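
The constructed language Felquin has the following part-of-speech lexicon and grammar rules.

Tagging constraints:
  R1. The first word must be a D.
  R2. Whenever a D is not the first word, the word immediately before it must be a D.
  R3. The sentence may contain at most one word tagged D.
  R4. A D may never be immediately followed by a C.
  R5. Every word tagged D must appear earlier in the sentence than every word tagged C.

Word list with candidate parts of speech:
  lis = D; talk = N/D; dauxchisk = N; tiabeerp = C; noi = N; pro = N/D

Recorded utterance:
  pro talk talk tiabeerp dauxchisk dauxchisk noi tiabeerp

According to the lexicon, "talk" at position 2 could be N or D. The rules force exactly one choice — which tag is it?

N

Candidates per position — 1:pro {N,D}; 2:talk {N,D}; 3:talk {N,D}; 4:tiabeerp {C}; 5:dauxchisk {N}; 6:dauxchisk {N}; 7:noi {N}; 8:tiabeerp {C}.
At position 1, choosing N makes rule 1 impossible to satisfy; hence D.
At position 2, choosing D makes rule 3 impossible to satisfy; hence N.
At position 3, choosing D makes rule 2 impossible to satisfy; hence N.
The only consistent sequence is: D N N C N N N C.
Verifying each rule — rule 1 holds; rule 2 holds; rule 3 holds; rule 4 holds; rule 5 holds.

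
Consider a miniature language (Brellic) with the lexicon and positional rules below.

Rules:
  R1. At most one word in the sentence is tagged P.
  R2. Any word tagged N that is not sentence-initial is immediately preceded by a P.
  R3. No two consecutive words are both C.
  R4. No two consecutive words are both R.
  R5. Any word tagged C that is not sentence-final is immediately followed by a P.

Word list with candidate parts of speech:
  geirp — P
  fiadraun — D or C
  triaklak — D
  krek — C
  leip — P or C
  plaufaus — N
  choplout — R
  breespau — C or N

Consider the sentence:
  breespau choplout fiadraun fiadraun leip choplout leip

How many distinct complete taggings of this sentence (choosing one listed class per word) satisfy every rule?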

• _WHAT YOU WILL DO_
The listing above is to be transcribed exactly. Include every line.

• _FINISHED TASK_
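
The constructed language Felquin has the following part-of-speech lexicon and grammar rules.

Tagging constraints:
  R1. The first word must be a D.
  R2. Whenever a D is not the first word, the word immediately before it must be a D.
  R3. The sentence may contain at most one word tagged D.
  R4. A D may never be immediately followed by a C.
  R5. Every word tagged D must appear earlier in the sentence than every word tagged C.

Word list with candidate parts of speech:
  lis = D; talk = N/D; dauxchisk = N; tiabeerp = C; noi = N; pro = N/D

Recorded utterance:
  pro talk talk tiabeerp dauxchisk dauxchisk noi tiabeerp

According to the lexicon, "talk" at position 2 could be N or D. The rules force exactly one choice — which tag is it?

N

Candidates per position — 1:pro {N,D}; 2:talk {N,D}; 3:talk {N,D}; 4:tiabeerp {C}; 5:dauxchisk {N}; 6:dauxchisk {N}; 7:noi {N}; 8:tiabeerp {C}.
At position 1, choosing N makes rule 1 impossible to satisfy; hence D.
At position 2, choosing D makes rule 3 impossible to satisfy; hence N.
At position 3, choosing D makes rule 2 impossible to satisfy; hence N.
The only consistent sequence is: D N N C N N N C.
Verifying each rule — rule 1 holds; rule 2 holds; rule 3 holds; rule 4 holds; rule 5 holds.

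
Consider a miniature language (Brellic) with the lexicon and positional rules below.

Rules:
  R1. At most one word in the sentence is tagged P.
  R2. Any word tagged N that is not sentence-initial is immediately preceded by a P.
  R3. No two consecutive words are both C.
  R4. No two consecutive words are both R.
  R5. Any word tagged C that is not sentence-final is immediately followed by a P.

Word list with candidate parts of speech:
  geirp — P
  fiadraun — D or C
  triaklak — D
  krek — C
  leip — P or C
  plaufaus — N
  choplout — R
  breespau — C or N

Consider the sentence:
  breespau choplout fiadraun fiadraun leip choplout leip

How many distinct complete taggings of this sentence (choosing one listed class per word) satisfy every rule?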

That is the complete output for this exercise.